A verbatim copy of every record is needed.
○ ○ ○ ○ ○
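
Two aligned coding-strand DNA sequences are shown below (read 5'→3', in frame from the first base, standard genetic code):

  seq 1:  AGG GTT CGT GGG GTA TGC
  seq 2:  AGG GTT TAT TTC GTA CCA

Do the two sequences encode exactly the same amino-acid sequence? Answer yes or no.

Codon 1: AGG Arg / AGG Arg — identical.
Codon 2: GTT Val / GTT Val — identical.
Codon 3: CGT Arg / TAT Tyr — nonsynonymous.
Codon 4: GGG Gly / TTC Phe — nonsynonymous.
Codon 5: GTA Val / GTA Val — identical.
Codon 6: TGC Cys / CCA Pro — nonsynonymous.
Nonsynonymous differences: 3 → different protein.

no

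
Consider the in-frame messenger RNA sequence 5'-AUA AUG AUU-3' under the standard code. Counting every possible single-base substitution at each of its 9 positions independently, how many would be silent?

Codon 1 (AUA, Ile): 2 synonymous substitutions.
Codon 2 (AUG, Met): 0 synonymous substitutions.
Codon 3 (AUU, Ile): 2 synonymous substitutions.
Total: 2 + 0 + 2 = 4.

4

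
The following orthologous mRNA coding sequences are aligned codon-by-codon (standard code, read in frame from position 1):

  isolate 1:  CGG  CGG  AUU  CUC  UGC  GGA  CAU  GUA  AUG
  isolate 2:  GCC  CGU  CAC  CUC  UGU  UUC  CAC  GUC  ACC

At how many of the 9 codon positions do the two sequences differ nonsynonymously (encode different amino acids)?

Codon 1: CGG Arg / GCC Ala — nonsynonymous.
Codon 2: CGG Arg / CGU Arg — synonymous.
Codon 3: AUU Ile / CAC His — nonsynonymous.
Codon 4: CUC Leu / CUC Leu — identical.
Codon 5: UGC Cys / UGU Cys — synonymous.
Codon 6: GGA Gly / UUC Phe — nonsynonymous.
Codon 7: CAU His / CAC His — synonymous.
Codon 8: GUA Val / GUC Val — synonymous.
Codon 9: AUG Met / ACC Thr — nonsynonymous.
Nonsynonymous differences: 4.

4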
○ ○ ○ ○ ○
- Completed task
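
Two aligned coding-strand DNA sequences are shown below (read 5'→3', in frame from the first base, standard genetic code):

  seq 1:  AGG GTT CGT GGG GTA TGC
  seq 2:  AGG GTT TAT TTC GTA CCA

Do the two sequences encode exactly the same amino-acid sequence? Answer yes or no.

Codon 1: AGG Arg / AGG Arg — identical.
Codon 2: GTT Val / GTT Val — identical.
Codon 3: CGT Arg / TAT Tyr — nonsynonymous.
Codon 4: GGG Gly / TTC Phe — nonsynonymous.
Codon 5: GTA Val / GTA Val — identical.
Codon 6: TGC Cys / CCA Pro — nonsynonymous.
Nonsynonymous differences: 3 → different protein.

no

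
Consider the in-frame messenger RNA sequence 5'-AUA AUG AUU-3' under the standard code. Counting every possible single-base substitution at each of its 9 positions independently, how many would be silent?

Codon 1 (AUA, Ile): 2 synonymous substitutions.
Codon 2 (AUG, Met): 0 synonymous substitutions.
Codon 3 (AUU, Ile): 2 synonymous substitutions.
Total: 2 + 0 + 2 = 4.

4

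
The following orthologous mRNA coding sequences are aligned codon-by-codon (standard code, read in frame from position 1):

  isolate 1:  CGG  CGG  AUU  CUC  UGC  GGA  CAU  GUA  AUG
  isolate 2:  GCC  CGU  CAC  CUC  UGU  UUC  CAC  GUC  ACC

At how many of the 9 codon positions do the two sequences differ nonsynonymously (encode different amino acids)?

Codon 1: CGG Arg / GCC Ala — nonsynonymous.
Codon 2: CGG Arg / CGU Arg — synonymous.
Codon 3: AUU Ile / CAC His — nonsynonymous.
Codon 4: CUC Leu / CUC Leu — identical.
Codon 5: UGC Cys / UGU Cys — synonymous.
Codon 6: GGA Gly / UUC Phe — nonsynonymous.
Codon 7: CAU His / CAC His — synonymous.
Codon 8: GUA Val / GUC Val — synonymous.
Codon 9: AUG Met / ACC Thr — nonsynonymous.
Nonsynonymous differences: 4.

4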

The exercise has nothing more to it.